_WORK TO BE COMPLETED_
Take the line containing "Express as probabilities: P1" as the first and the last line of the records below as the end, and please set down only what lies between them exactly, both ends included.

_Dataset entries_

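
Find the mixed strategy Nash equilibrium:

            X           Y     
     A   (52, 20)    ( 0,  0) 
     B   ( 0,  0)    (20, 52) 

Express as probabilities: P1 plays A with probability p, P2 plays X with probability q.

p = 0.7222, q = 0.2778

Work:
Find probabilities that make opponent indifferent:
P2 chooses q to make P1 indifferent between A and B
P1 chooses p to make P2 indifferent between X and Y
Mixed NE: P1 plays (A: 0.7222, B: 0.2778), P2 plays (X: 0.2778, Y: 0.7222)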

_COMPLETED TASK_
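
Express as probabilities: P1 plays A with probability p, P2 plays X with probability q.

p = 0.7222, q = 0.2778

Work:
Find probabilities that make opponent indifferent:
P2 chooses q to make P1 indifferent between A and B
P1 chooses p to make P2 indifferent between X and Y
Mixed NE: P1 plays (A: 0.7222, B: 0.2778), P2 plays (X: 0.2778, Y: 0.7222)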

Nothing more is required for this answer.